→ ASSIGNMENT: All of the entries are to be returned word for word.

→ AVAILABLE DATA:
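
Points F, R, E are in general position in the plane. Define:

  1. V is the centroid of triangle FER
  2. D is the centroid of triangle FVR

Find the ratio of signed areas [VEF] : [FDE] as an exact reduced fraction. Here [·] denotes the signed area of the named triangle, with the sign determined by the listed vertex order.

[VEF]:[FDE] = 3/4

Work in coordinates with F = (0, 0), R = (1, 0), E = (0, 1).
1. V is the centroid of triangle FER ⇒ V = (1/3, 1/3)
2. D is the centroid of triangle FVR ⇒ D = (4/9, 1/9)
2·[VEF] = 1/3, 2·[FDE] = 4/9
[VEF]:[FDE] = 1/3:4/9 = 3/4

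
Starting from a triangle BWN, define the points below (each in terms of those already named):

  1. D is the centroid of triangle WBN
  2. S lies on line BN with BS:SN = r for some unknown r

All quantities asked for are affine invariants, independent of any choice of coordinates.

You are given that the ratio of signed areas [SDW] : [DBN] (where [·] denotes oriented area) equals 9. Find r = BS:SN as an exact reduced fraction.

r = -4/5

Choose coordinates B = (0, 0), W = (1, 0), N = (0, 1).
1. D is the centroid of triangle WBN ⇒ D = (1/3, 1/3)
2. With BS:SN = r, write λ = r/(r+1) so S = B + λ·(N−B); S is affine-linear in λ
Every point depending on S is an affine combination of S and λ-independent points, so each such coordinate is linear in λ; the λ² term in each signed area is a multiple of (N−B)×(N−B) = 0, so 2·[SDW] and 2·[DBN] are each linear in λ. Evaluating at λ=0 and λ=1:
  2·[SDW] = 2/3·λ − 1/3,   2·[DBN] = -1/3
So [SDW]:[DBN] = (2/3·λ − 1/3) / (-1/3). Setting this equal to 9:
  2/3·λ − 1/3 = 9·(-1/3)  ⇒  λ = -4
Then r = λ/(1−λ) = (-4)/(5) = -4/5. Check: with r = -4/5, S = (0, -4) and [SDW]:[DBN] = 9 as required.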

→ ANSWER FOR THE TASK:
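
Points F, R, E are in general position in the plane. Define:

  1. V is the centroid of triangle FER
  2. D is the centroid of triangle FVR

Find the ratio of signed areas [VEF] : [FDE] as an exact reduced fraction. Here [·] denotes the signed area of the named triangle, with the sign determined by the listed vertex order.

[VEF]:[FDE] = 3/4

Work in coordinates with F = (0, 0), R = (1, 0), E = (0, 1).
1. V is the centroid of triangle FER ⇒ V = (1/3, 1/3)
2. D is the centroid of triangle FVR ⇒ D = (4/9, 1/9)
2·[VEF] = 1/3, 2·[FDE] = 4/9
[VEF]:[FDE] = 1/3:4/9 = 3/4

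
Starting from a triangle BWN, define the points below (each in terms of those already named):

  1. D is the centroid of triangle WBN
  2. S lies on line BN with BS:SN = r for some unknown r

All quantities asked for are affine invariants, independent of any choice of coordinates.

You are given that the ratio of signed areas [SDW] : [DBN] (where [·] denotes oriented area) equals 9. Find r = BS:SN as an exact reduced fraction.

r = -4/5

Choose coordinates B = (0, 0), W = (1, 0), N = (0, 1).
1. D is the centroid of triangle WBN ⇒ D = (1/3, 1/3)
2. With BS:SN = r, write λ = r/(r+1) so S = B + λ·(N−B); S is affine-linear in λ
Every point depending on S is an affine combination of S and λ-independent points, so each such coordinate is linear in λ; the λ² term in each signed area is a multiple of (N−B)×(N−B) = 0, so 2·[SDW] and 2·[DBN] are each linear in λ. Evaluating at λ=0 and λ=1:
  2·[SDW] = 2/3·λ − 1/3,   2·[DBN] = -1/3
So [SDW]:[DBN] = (2/3·λ − 1/3) / (-1/3). Setting this equal to 9:
  2/3·λ − 1/3 = 9·(-1/3)  ⇒  λ = -4
Then r = λ/(1−λ) = (-4)/(5) = -4/5. Check: with r = -4/5, S = (0, -4) and [SDW]:[DBN] = 9 as required.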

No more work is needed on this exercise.